*** INFORMATION ***

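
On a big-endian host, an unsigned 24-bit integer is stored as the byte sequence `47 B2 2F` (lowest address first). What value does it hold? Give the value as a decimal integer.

Big-endian: lowest address holds the most-significant byte.
The bytes are already most-significant first: 0x47B22F.
0x47B22F = 4698671.

4698671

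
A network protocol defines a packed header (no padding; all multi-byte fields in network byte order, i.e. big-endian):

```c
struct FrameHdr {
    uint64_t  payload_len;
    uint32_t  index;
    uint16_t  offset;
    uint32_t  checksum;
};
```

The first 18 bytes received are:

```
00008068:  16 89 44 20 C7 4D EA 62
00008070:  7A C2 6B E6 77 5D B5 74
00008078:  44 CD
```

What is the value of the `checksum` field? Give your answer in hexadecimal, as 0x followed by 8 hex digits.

`checksum` follows `payload_len` (8 B), `index` (4 B), `offset` (2 B), so it starts at offset 8 + 4 + 2 = 14 and occupies 4 bytes.
Bytes at offsets 14..17: B5 74 44 CD.
Big-endian stores the most-significant byte at the lowest address.
The bytes are already most-significant first: 0xB57444CD.

0xB57444CD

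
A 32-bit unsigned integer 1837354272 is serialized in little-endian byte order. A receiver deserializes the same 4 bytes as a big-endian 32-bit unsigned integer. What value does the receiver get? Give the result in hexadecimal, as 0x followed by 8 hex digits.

1837354272 in 32-bit hexadecimal is 0x6D83CD20.
Stored little-endian, the bytes at ascending addresses are 20 CD 83 6D.
Read back as big-endian, the last byte is least significant, giving 0x20CD836D.

0x20CD836D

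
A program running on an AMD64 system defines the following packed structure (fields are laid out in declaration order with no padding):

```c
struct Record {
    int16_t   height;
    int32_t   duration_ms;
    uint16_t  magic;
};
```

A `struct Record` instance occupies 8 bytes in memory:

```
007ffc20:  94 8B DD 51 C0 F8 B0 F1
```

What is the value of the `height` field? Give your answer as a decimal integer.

`height` is the first field, at byte offset 0, occupying 2 bytes.
Bytes at offsets 0..1: 94 8B.
Little-endian: lowest address holds the least-significant byte.
Reassemble most-significant byte first: 8B 94 → 0x8B94.
Top bit is set, so as a signed 16-bit value this is 0x8B94 − 2^16 = -29804.

-29804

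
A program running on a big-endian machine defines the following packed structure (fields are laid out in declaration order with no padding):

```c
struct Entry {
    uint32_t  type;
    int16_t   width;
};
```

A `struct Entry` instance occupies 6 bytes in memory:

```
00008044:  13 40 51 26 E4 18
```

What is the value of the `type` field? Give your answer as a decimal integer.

`type` is the first field, at byte offset 0, occupying 4 bytes.
Bytes at offsets 0..3: 13 40 51 26.
In big-endian order the high byte comes first in memory.
The bytes are already most-significant first: 0x13405126.
0x13405126 = 322982182.

322982182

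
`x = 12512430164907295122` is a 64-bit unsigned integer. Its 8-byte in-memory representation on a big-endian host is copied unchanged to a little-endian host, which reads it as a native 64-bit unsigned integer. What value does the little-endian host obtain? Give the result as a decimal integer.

12512430164907295122 in 64-bit hexadecimal is 0xADA514F0F82E8192.
Stored big-endian, the bytes at ascending addresses are AD A5 14 F0 F8 2E 81 92.
Read back as little-endian, the first byte is least significant, giving 0x92812EF8F014A5AD.
0x92812EF8F014A5AD = 10556770648247805357.

10556770648247805357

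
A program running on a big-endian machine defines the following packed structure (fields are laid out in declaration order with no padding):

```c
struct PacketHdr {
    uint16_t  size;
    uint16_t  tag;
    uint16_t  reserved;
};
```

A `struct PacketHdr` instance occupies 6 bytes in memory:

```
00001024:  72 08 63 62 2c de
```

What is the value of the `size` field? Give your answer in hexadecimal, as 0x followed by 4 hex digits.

0x7208

`size` is the first field, at byte offset 0, occupying 2 bytes.
Bytes at offsets 0..1: 72 08.
In big-endian order the high byte comes first in memory.
The bytes are already most-significant first: 0x7208.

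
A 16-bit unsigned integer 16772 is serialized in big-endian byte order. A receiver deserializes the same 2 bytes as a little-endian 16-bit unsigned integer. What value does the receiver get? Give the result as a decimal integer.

33857

16772 in 16-bit hexadecimal is 0x4184.
Stored big-endian, the bytes at ascending addresses are 41 84.
Read back as little-endian, the first byte is least significant, giving 0x8441.
0x8441 = 33857.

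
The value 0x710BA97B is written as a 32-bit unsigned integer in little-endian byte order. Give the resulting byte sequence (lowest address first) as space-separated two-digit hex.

Split into bytes (most-significant first): 71 0B A9 7B.
In little-endian order the low byte comes first in memory.
So at ascending addresses the bytes are 7B A9 0B 71.

7B A9 0B 71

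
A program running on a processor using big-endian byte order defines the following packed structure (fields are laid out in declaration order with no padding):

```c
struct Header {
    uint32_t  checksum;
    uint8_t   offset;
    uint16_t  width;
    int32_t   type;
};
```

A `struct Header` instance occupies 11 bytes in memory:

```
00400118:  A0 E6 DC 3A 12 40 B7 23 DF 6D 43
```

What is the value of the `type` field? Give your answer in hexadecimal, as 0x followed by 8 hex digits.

0x23DF6D43

`type` follows `checksum` (4 B), `offset` (1 B), `width` (2 B), so it starts at offset 4 + 1 + 2 = 7 and occupies 4 bytes.
Bytes at offsets 7..10: 23 DF 6D 43.
In big-endian order the high byte comes first in memory.
The bytes are already most-significant first: 0x23DF6D43.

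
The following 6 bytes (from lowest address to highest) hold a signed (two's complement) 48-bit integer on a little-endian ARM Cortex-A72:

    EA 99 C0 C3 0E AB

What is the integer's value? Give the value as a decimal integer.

Little-endian stores the least-significant byte at the lowest address.
Reassemble most-significant byte first: AB 0E C3 C0 99 EA → 0xAB0EC3C099EA.
Top bit is set, so as a signed 48-bit value this is 0xAB0EC3C099EA − 2^48 = -93395074639382.

-93395074639382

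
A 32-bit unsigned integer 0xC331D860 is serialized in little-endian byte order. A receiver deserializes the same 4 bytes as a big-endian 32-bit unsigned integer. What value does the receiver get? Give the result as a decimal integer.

Stored little-endian, the bytes at ascending addresses are 60 D8 31 C3.
Read back as big-endian, the last byte is least significant, giving 0x60D831C3.
0x60D831C3 = 1624781251.

1624781251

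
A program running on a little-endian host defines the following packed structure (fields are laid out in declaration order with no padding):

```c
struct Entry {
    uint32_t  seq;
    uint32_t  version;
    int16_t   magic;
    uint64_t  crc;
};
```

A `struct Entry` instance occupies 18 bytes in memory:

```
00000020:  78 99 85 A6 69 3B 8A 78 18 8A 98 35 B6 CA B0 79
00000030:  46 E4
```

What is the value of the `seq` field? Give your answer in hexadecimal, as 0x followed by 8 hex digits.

`seq` is the first field, at byte offset 0, occupying 4 bytes.
Bytes at offsets 0..3: 78 99 85 A6.
In little-endian order the low byte comes first in memory.
Reassemble most-significant byte first: A6 85 99 78 → 0xA6859978.

0xA6859978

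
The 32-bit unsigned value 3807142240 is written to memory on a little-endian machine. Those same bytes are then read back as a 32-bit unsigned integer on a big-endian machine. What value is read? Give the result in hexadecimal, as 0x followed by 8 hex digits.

0x6061ECE2

3807142240 in 32-bit hexadecimal is 0xE2EC6160.
Stored little-endian, the bytes at ascending addresses are 60 61 EC E2.
Read back as big-endian, the last byte is least significant, giving 0x6061ECE2.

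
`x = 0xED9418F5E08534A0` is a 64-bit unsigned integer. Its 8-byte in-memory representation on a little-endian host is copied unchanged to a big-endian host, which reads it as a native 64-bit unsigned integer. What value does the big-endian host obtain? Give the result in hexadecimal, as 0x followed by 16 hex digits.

Stored little-endian, the bytes at ascending addresses are A0 34 85 E0 F5 18 94 ED.
Read back as big-endian, the last byte is least significant, giving 0xA03485E0F51894ED.

0xA03485E0F51894ED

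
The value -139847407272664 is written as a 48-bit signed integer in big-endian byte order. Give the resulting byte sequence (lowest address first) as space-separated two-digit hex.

80 CF 3C F7 7D 28

Two's complement of -139847407272664 in 48 bits: 139847407272664 = 0x7F30C30882D8; invert → 0x80CF3CF77D27; add 1 → 0x80CF3CF77D28.
Split into bytes (most-significant first): 80 CF 3C F7 7D 28.
Big-endian: lowest address holds the most-significant byte.
So the memory order matches the most-significant-first order: 80 CF 3C F7 7D 28.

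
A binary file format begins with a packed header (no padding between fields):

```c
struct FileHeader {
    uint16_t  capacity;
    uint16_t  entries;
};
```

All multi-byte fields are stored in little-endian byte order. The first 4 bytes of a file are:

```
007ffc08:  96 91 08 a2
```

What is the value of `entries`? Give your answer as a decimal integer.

41480

`entries` follows `capacity` (2 bytes), so it starts at byte offset 2 and occupies 2 bytes.
Bytes at offsets 2..3: 08 A2.
In little-endian order the low byte comes first in memory.
Reassemble most-significant byte first: A2 08 → 0xA208.
0xA208 = 41480.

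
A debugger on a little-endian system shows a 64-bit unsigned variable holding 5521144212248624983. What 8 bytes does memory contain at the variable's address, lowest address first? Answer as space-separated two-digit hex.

5521144212248624983 in hexadecimal, padded to 64 bits, is 0x4C9F0B68A4C87F57.
Split into bytes (most-significant first): 4C 9F 0B 68 A4 C8 7F 57.
In little-endian order the low byte comes first in memory.
So at ascending addresses the bytes are 57 7F C8 A4 68 0B 9F 4C.

57 7F C8 A4 68 0B 9F 4C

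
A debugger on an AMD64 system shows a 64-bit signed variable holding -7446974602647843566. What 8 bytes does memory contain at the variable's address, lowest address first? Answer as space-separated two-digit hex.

Two's complement of -7446974602647843566 in 64 bits: 7446974602647843566 = 0x6758F7F2022E32EE; invert → 0x98A7080DFDD1CD11; add 1 → 0x98A7080DFDD1CD12.
Split into bytes (most-significant first): 98 A7 08 0D FD D1 CD 12.
In little-endian order the low byte comes first in memory.
So at ascending addresses the bytes are 12 CD D1 FD 0D 08 A7 98.

12 CD D1 FD 0D 08 A7 98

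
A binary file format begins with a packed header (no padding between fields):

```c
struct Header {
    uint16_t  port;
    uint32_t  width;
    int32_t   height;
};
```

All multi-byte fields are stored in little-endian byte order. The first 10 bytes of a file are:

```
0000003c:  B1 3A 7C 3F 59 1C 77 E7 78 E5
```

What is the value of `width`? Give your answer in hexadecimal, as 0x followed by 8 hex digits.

`width` follows `port` (2 bytes), so it starts at byte offset 2 and occupies 4 bytes.
Bytes at offsets 2..5: 7C 3F 59 1C.
Little-endian: lowest address holds the least-significant byte.
Reassemble most-significant byte first: 1C 59 3F 7C → 0x1C593F7C.

0x1C593F7C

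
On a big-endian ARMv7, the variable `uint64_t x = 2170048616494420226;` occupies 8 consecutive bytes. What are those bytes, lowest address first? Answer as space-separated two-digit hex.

2170048616494420226 in hexadecimal, padded to 64 bits, is 0x1E1D8FB8237A5102.
Split into bytes (most-significant first): 1E 1D 8F B8 23 7A 51 02.
Big-endian: lowest address holds the most-significant byte.
So the memory order matches the most-significant-first order: 1E 1D 8F B8 23 7A 51 02.

1E 1D 8F B8 23 7A 51 02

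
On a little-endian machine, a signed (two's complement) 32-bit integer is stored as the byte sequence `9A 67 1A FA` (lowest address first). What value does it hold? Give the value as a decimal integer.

Little-endian stores the least-significant byte at the lowest address.
Reassemble most-significant byte first: FA 1A 67 9A → 0xFA1A679A.
Top bit is set, so as a signed 32-bit value this is 0xFA1A679A − 2^32 = -98932838.

-98932838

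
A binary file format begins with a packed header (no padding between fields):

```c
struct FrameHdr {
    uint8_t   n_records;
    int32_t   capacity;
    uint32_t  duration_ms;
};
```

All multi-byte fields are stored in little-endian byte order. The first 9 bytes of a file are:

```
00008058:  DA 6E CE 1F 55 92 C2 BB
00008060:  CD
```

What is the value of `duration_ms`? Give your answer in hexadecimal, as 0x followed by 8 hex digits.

0xCDBBC292

`duration_ms` follows `n_records` (1 B), `capacity` (4 B), so it starts at offset 1 + 4 = 5 and occupies 4 bytes.
Bytes at offsets 5..8: 92 C2 BB CD.
Little-endian: lowest address holds the least-significant byte.
Reassemble most-significant byte first: CD BB C2 92 → 0xCDBBC292.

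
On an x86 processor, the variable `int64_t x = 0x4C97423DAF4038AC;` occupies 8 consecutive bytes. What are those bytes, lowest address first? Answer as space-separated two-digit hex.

Split into bytes (most-significant first): 4C 97 42 3D AF 40 38 AC.
In little-endian order the low byte comes first in memory.
So at ascending addresses the bytes are AC 38 40 AF 3D 42 97 4C.

AC 38 40 AF 3D 42 97 4C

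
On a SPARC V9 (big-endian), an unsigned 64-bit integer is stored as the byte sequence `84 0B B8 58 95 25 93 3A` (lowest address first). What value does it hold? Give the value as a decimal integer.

Big-endian stores the most-significant byte at the lowest address.
The bytes are already most-significant first: 0x840BB8589525933A.
0x840BB8589525933A = 9514901328349205306.

9514901328349205306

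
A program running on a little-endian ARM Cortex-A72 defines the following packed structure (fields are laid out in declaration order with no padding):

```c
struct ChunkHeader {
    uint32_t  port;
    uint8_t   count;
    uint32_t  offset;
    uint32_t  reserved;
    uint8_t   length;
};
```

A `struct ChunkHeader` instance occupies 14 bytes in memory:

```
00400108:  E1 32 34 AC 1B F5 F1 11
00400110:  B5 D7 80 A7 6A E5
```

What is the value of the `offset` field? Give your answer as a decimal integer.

`offset` follows `port` (4 B), `count` (1 B), so it starts at offset 4 + 1 = 5 and occupies 4 bytes.
Bytes at offsets 5..8: F5 F1 11 B5.
Little-endian: lowest address holds the least-significant byte.
Reassemble most-significant byte first: B5 11 F1 F5 → 0xB511F1F5.
0xB511F1F5 = 3037852149.

3037852149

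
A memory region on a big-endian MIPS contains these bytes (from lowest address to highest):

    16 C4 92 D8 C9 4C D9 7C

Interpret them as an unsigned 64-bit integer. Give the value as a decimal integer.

1640597624057551228

In big-endian order the high byte comes first in memory.
The bytes are already most-significant first: 0x16C492D8C94CD97C.
0x16C492D8C94CD97C = 1640597624057551228.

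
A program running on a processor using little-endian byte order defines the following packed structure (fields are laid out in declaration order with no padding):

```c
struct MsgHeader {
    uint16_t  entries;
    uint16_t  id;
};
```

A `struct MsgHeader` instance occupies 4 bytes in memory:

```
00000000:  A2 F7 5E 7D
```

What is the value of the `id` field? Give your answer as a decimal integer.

32094

`id` follows `entries` (2 bytes), so it starts at byte offset 2 and occupies 2 bytes.
Bytes at offsets 2..3: 5E 7D.
In little-endian order the low byte comes first in memory.
Reassemble most-significant byte first: 7D 5E → 0x7D5E.
0x7D5E = 32094.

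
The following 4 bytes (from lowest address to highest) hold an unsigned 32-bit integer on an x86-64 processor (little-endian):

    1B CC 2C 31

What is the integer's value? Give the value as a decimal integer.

825019419

Little-endian stores the least-significant byte at the lowest address.
Reassemble most-significant byte first: 31 2C CC 1B → 0x312CCC1B.
0x312CCC1B = 825019419.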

*** End of INFORMATION ***

> **EXERCISE DETAILS**:
Each line of the entries above that has the word "highest" is to be copied.

> **SOLVED PROBLEM**:
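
The following 6 bytes (from lowest address to highest) hold a signed (two's complement) 48-bit integer on a little-endian ARM Cortex-A72:
A memory region on a big-endian MIPS contains these bytes (from lowest address to highest):
The following 4 bytes (from lowest address to highest) hold an unsigned 32-bit integer on an x86-64 processor (little-endian):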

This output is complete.